[THE INPUT — start]

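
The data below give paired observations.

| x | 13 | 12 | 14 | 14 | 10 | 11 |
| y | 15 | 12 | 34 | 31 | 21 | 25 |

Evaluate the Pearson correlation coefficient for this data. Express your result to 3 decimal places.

0.451

n = 6, Σx = 74, Σy = 138, Σx² = 926, Σy² = 3552, Σxy = 1734
nΣxy − ΣxΣy = 10404 − 10212 = 192
nΣx² − (Σx)² = 5556 − 5476 = 80; nΣy² − (Σy)² = 21312 − 19044 = 2268
r = 192 / √(80 × 2268) = 192 / 425.9577 ≈ 0.451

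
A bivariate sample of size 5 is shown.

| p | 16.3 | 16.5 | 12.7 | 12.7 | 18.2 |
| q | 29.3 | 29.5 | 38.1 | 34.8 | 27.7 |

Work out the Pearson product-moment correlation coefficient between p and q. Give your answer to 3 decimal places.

-0.954

n = 5, Σp = 76.4, Σq = 159.4, Σp² = 1191.76, Σq² = 5158.68, Σpq = 2394.31
nΣpq − ΣpΣq = 11971.55 − 12178.16 = -206.61
nΣp² − (Σp)² = 5958.8 − 5836.96 = 121.84; nΣq² − (Σq)² = 25793.4 − 25408.36 = 385.04
r = -206.61 / √(121.84 × 385.04) = -206.61 / 216.5947 ≈ -0.954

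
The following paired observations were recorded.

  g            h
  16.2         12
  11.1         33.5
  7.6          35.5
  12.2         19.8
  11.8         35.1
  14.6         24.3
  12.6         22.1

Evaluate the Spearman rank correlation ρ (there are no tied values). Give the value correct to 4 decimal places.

-0.8214

Rank g: 7, 2, 1, 4, 3, 6, 5
Rank h: 1, 5, 7, 2, 6, 4, 3
d = rank(g) − rank(h): 6, -3, -6, 2, -3, 2, 2; Σd² = 102
ρ = 1 − 6Σd² / [n(n²−1)] = 1 − 6×102 / (7×48) = 1 − 612/336 ≈ -0.8214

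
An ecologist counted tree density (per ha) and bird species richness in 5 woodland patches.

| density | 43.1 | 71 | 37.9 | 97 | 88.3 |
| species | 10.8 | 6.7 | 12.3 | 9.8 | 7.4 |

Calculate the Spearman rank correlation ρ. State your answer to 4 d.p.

-0.6000

Rank density: 2, 3, 1, 5, 4
Rank species: 4, 1, 5, 3, 2
d = rank(density) − rank(species): -2, 2, -4, 2, 2; Σd² = 32
ρ = 1 − 6Σd² / [n(n²−1)] = 1 − 6×32 / (5×24) = 1 − 192/120 ≈ -0.6000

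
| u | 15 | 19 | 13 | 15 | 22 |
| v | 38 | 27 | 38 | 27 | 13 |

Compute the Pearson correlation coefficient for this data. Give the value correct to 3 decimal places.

n = 5, Σu = 84, Σv = 143, Σu² = 1464, Σv² = 4515, Σuv = 2268
nΣuv − ΣuΣv = 11340 − 12012 = -672
nΣu² − (Σu)² = 7320 − 7056 = 264; nΣv² − (Σv)² = 22575 − 20449 = 2126
r = -672 / √(264 × 2126) = -672 / 749.1755 ≈ -0.897

-0.897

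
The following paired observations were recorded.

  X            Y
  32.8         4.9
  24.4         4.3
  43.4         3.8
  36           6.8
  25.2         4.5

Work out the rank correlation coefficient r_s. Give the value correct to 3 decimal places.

Rank X: 3, 1, 5, 4, 2
Rank Y: 4, 2, 1, 5, 3
d = rank(X) − rank(Y): -1, -1, 4, -1, -1; Σd² = 20
ρ = 1 − 6Σd² / [n(n²−1)] = 1 − 6×20 / (5×24) = 1 − 120/120 ≈ 0.000

0.000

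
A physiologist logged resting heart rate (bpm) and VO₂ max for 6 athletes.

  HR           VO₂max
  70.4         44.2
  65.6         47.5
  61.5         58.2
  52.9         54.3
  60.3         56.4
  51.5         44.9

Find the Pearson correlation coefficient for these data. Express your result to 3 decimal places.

-0.222

n = 6, Σx = 362.2, Σy = 305.5, Σx² = 22128.52, Σy² = 15742.59, Σxy = 18392.72
nΣxy − ΣxΣy = 110356.32 − 110652.1 = -295.78
nΣx² − (Σx)² = 132771.12 − 131188.84 = 1582.28; nΣy² − (Σy)² = 94455.54 − 93330.25 = 1125.29
r = -295.78 / √(1582.28 × 1125.29) = -295.78 / 1334.3627 ≈ -0.222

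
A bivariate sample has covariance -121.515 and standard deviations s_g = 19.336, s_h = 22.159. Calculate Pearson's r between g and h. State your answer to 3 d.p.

r = Cov(g,h) / (s_g · s_h) = -121.515 / (19.336 × 22.159)
  = -121.515 / 428.4664 ≈ -0.284

-0.284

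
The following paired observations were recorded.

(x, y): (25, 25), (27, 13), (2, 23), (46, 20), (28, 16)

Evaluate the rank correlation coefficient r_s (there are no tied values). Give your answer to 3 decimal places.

Rank x: 2, 3, 1, 5, 4
Rank y: 5, 1, 4, 3, 2
d = rank(x) − rank(y): -3, 2, -3, 2, 2; Σd² = 30
ρ = 1 − 6Σd² / [n(n²−1)] = 1 − 6×30 / (5×24) = 1 − 180/120 ≈ -0.500

-0.500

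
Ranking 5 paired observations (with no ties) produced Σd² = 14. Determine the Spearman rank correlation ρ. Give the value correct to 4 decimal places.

0.3000

ρ = 1 − 6Σd² / [n(n²−1)] = 1 − 6×14 / (5×24)
  = 1 − 84/120 = 1 − 0.70000 ≈ 0.3000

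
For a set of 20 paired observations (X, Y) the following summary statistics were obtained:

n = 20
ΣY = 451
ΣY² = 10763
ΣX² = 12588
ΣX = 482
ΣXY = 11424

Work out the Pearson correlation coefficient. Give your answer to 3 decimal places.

0.731

r = (nΣXY − ΣXΣY) / √[(nΣX² − (ΣX)²)(nΣY² − (ΣY)²)]
Numerator: 20×11424 − 482×451 = 11098
Denominator: √[(251760 − 232324)(215260 − 203401)] = √[19436 × 11859] = 15181.9473
r = 11098 / 15181.9473 ≈ 0.731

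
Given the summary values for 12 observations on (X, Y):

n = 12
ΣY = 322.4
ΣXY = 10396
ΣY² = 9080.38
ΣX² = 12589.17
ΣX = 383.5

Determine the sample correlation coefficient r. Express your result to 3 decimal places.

0.248

r = (nΣXY − ΣXΣY) / √[(nΣX² − (ΣX)²)(nΣY² − (ΣY)²)]
Numerator: 12×10396 − 383.5×322.4 = 1111.6
Denominator: √[(151070.04 − 147072.25)(108964.56 − 103941.76)] = √[3997.79 × 5022.8] = 4481.0824
r = 1111.6 / 4481.0824 ≈ 0.248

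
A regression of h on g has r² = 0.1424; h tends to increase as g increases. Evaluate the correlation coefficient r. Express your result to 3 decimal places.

0.377

|r| = √0.1424 = 0.377
The association is positive, so r = 0.377.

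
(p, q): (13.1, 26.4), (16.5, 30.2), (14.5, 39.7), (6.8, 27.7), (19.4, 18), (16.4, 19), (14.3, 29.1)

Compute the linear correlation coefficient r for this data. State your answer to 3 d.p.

-0.334

n = 7, Σp = 101, Σq = 190.1, Σp² = 1550.16, Σq² = 5484.19, Σpq = 2685.08
nΣpq − ΣpΣq = 18795.56 − 19200.1 = -404.54
nΣp² − (Σp)² = 10851.12 − 10201 = 650.12; nΣq² − (Σq)² = 38389.33 − 36138.01 = 2251.32
r = -404.54 / √(650.12 × 2251.32) = -404.54 / 1209.8050 ≈ -0.334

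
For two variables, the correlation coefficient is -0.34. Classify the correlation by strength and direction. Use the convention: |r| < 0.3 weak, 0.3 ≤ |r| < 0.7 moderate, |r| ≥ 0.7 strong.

r = -0.34 < 0 so the relationship is negative.
|r| = 0.34, which falls in the moderate range.

moderate negative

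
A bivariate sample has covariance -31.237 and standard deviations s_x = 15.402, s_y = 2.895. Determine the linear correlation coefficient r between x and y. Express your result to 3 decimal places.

-0.701

r = Cov(x,y) / (s_x · s_y) = -31.237 / (15.402 × 2.895)
  = -31.237 / 44.5888 ≈ -0.701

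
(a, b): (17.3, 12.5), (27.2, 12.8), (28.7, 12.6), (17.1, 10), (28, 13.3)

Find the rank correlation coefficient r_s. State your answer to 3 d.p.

0.700

Rank a: 2, 3, 5, 1, 4
Rank b: 2, 4, 3, 1, 5
d = rank(a) − rank(b): 0, -1, 2, 0, -1; Σd² = 6
ρ = 1 − 6Σd² / [n(n²−1)] = 1 − 6×6 / (5×24) = 1 − 36/120 ≈ 0.700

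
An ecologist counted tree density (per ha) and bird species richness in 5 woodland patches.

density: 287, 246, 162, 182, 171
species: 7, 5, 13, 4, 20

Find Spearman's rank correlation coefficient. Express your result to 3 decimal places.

-0.500

Rank density: 5, 4, 1, 3, 2
Rank species: 3, 2, 4, 1, 5
d = rank(density) − rank(species): 2, 2, -3, 2, -3; Σd² = 30
ρ = 1 − 6Σd² / [n(n²−1)] = 1 − 6×30 / (5×24) = 1 − 180/120 ≈ -0.500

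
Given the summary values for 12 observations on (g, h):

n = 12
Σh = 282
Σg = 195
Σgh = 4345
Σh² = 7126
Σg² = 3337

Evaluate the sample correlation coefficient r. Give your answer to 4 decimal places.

r = (nΣgh − ΣgΣh) / √[(nΣg² − (Σg)²)(nΣh² − (Σh)²)]
Numerator: 12×4345 − 195×282 = -2850
Denominator: √[(40044 − 38025)(85512 − 79524)] = √[2019 × 5988] = 3477.0349
r = -2850 / 3477.0349 ≈ -0.8197

-0.8197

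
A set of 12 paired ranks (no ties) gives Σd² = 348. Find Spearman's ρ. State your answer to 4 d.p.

-0.2168

ρ = 1 − 6Σd² / [n(n²−1)] = 1 − 6×348 / (12×143)
  = 1 − 2088/1716 = 1 − 1.21678 ≈ -0.2168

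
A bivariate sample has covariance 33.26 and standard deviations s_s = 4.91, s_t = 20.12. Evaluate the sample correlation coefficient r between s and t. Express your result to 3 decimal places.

0.337

r = Cov(s,t) / (s_s · s_t) = 33.26 / (4.91 × 20.12)
  = 33.26 / 98.7892 ≈ 0.337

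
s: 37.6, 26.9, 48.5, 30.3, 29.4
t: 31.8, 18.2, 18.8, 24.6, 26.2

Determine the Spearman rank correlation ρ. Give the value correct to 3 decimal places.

Rank s: 4, 1, 5, 3, 2
Rank t: 5, 1, 2, 3, 4
d = rank(s) − rank(t): -1, 0, 3, 0, -2; Σd² = 14
ρ = 1 − 6Σd² / [n(n²−1)] = 1 − 6×14 / (5×24) = 1 − 84/120 ≈ 0.300

0.300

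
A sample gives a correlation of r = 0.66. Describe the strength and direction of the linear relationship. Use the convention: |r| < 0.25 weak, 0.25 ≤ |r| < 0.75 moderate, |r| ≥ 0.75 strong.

r = 0.66 > 0 so the relationship is positive.
|r| = 0.66, which falls in the moderate range.

moderate positive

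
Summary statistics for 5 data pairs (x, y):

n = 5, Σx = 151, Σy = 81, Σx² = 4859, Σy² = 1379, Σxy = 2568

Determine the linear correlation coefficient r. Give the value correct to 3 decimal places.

0.862

r = (nΣxy − ΣxΣy) / √[(nΣx² − (Σx)²)(nΣy² − (Σy)²)]
Numerator: 5×2568 − 151×81 = 609
Denominator: √[(24295 − 22801)(6895 − 6561)] = √[1494 × 334] = 706.3965
r = 609 / 706.3965 ≈ 0.862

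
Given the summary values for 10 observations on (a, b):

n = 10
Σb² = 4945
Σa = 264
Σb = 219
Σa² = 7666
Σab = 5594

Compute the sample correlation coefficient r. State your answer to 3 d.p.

r = (nΣab − ΣaΣb) / √[(nΣa² − (Σa)²)(nΣb² − (Σb)²)]
Numerator: 10×5594 − 264×219 = -1876
Denominator: √[(76660 − 69696)(49450 − 47961)] = √[6964 × 1489] = 3220.1547
r = -1876 / 3220.1547 ≈ -0.583

-0.583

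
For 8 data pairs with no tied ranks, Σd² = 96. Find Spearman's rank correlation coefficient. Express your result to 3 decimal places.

ρ = 1 − 6Σd² / [n(n²−1)] = 1 − 6×96 / (8×63)
  = 1 − 576/504 = 1 − 1.1429 ≈ -0.143

-0.143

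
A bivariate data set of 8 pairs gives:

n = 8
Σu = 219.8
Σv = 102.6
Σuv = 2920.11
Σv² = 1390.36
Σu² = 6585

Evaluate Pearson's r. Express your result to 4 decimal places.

r = (nΣuv − ΣuΣv) / √[(nΣu² − (Σu)²)(nΣv² − (Σv)²)]
Numerator: 8×2920.11 − 219.8×102.6 = 809.4
Denominator: √[(52680 − 48312.04)(11122.88 − 10526.76)] = √[4367.96 × 596.12] = 1613.6382
r = 809.4 / 1613.6382 ≈ 0.5016

0.5016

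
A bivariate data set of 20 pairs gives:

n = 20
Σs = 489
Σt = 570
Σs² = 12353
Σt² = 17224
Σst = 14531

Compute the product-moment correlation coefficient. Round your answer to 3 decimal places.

0.954

r = (nΣst − ΣsΣt) / √[(nΣs² − (Σs)²)(nΣt² − (Σt)²)]
Numerator: 20×14531 − 489×570 = 11890
Denominator: √[(247060 − 239121)(344480 − 324900)] = √[7939 × 19580] = 12467.7833
r = 11890 / 12467.7833 ≈ 0.954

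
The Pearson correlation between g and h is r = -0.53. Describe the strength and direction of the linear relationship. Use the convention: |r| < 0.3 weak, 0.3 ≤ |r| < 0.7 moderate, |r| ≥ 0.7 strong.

r = -0.53 < 0 so the relationship is negative.
|r| = 0.53, which falls in the moderate range.

moderate negative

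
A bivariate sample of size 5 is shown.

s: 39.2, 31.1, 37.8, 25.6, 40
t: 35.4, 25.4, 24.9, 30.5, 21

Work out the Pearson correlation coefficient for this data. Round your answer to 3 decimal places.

-0.193

n = 5, Σs = 173.7, Σt = 137.2, Σs² = 6188.05, Σt² = 3889.58, Σst = 4739.64
nΣst − ΣsΣt = 23698.2 − 23831.64 = -133.44
nΣs² − (Σs)² = 30940.25 − 30171.69 = 768.56; nΣt² − (Σt)² = 19447.9 − 18823.84 = 624.06
r = -133.44 / √(768.56 × 624.06) = -133.44 / 692.5515 ≈ -0.193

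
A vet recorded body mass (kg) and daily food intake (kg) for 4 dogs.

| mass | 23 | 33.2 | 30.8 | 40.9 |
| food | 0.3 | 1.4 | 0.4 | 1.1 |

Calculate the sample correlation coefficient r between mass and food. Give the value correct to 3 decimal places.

n = 4, Σx = 127.9, Σy = 3.2, Σx² = 4252.69, Σy² = 3.42, Σxy = 110.69
nΣxy − ΣxΣy = 442.76 − 409.28 = 33.48
nΣx² − (Σx)² = 17010.76 − 16358.41 = 652.35; nΣy² − (Σy)² = 13.68 − 10.24 = 3.44
r = 33.48 / √(652.35 × 3.44) = 33.48 / 47.3718 ≈ 0.707

0.707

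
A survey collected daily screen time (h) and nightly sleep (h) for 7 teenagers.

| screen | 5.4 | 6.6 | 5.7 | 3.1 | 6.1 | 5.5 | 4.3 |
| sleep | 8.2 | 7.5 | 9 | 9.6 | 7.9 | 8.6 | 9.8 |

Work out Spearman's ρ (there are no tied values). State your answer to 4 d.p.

-0.8214

Rank screen: 3, 7, 5, 1, 6, 4, 2
Rank sleep: 3, 1, 5, 6, 2, 4, 7
d = rank(screen) − rank(sleep): 0, 6, 0, -5, 4, 0, -5; Σd² = 102
ρ = 1 − 6Σd² / [n(n²−1)] = 1 − 6×102 / (7×48) = 1 − 612/336 ≈ -0.8214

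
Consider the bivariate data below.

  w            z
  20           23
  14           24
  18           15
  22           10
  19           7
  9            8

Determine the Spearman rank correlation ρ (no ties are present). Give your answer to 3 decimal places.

-0.029

Rank w: 5, 2, 3, 6, 4, 1
Rank z: 5, 6, 4, 3, 1, 2
d = rank(w) − rank(z): 0, -4, -1, 3, 3, -1; Σd² = 36
ρ = 1 − 6Σd² / [n(n²−1)] = 1 − 6×36 / (6×35) = 1 − 216/210 ≈ -0.029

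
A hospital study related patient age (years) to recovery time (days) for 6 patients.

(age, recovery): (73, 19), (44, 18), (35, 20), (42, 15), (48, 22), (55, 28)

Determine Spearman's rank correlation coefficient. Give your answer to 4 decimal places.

0.3714

Rank age: 6, 3, 1, 2, 4, 5
Rank recovery: 3, 2, 4, 1, 5, 6
d = rank(age) − rank(recovery): 3, 1, -3, 1, -1, -1; Σd² = 22
ρ = 1 − 6Σd² / [n(n²−1)] = 1 − 6×22 / (6×35) = 1 − 132/210 ≈ 0.3714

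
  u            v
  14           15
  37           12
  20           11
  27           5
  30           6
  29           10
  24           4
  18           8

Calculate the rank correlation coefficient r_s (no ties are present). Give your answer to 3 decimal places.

Rank u: 1, 8, 3, 5, 7, 6, 4, 2
Rank v: 8, 7, 6, 2, 3, 5, 1, 4
d = rank(u) − rank(v): -7, 1, -3, 3, 4, 1, 3, -2; Σd² = 98
ρ = 1 − 6Σd² / [n(n²−1)] = 1 − 6×98 / (8×63) = 1 − 588/504 ≈ -0.167

-0.167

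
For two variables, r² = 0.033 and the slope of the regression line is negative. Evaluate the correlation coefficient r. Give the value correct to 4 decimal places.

|r| = √0.033 = 0.1817
The association is negative, so r = −0.1817.

-0.1817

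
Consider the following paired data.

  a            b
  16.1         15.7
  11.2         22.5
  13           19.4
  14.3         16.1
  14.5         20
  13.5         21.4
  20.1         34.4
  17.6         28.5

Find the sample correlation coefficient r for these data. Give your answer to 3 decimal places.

n = 8, Σa = 120.3, Σb = 178, Σa² = 1864.41, Σb² = 4241.88, Σab = 2759.14
nΣab − ΣaΣb = 22073.12 − 21413.4 = 659.72
nΣa² − (Σa)² = 14915.28 − 14472.09 = 443.19; nΣb² − (Σb)² = 33935.04 − 31684 = 2251.04
r = 659.72 / √(443.19 × 2251.04) = 659.72 / 998.8185 ≈ 0.661

0.661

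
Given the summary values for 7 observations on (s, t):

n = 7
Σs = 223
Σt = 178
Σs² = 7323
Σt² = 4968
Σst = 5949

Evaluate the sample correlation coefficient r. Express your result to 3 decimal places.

0.895

r = (nΣst − ΣsΣt) / √[(nΣs² − (Σs)²)(nΣt² − (Σt)²)]
Numerator: 7×5949 − 223×178 = 1949
Denominator: √[(51261 − 49729)(34776 − 31684)] = √[1532 × 3092] = 2176.4522
r = 1949 / 2176.4522 ≈ 0.895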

[THE INPUT — finish]

**TASK OBJECTIVE**
Read the material above and copy out each line holding "time".

**OUTPUT**
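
A survey collected daily screen time (h) and nightly sleep (h) for 7 teenagers.
A hospital study related patient age (years) to recovery time (days) for 6 patients.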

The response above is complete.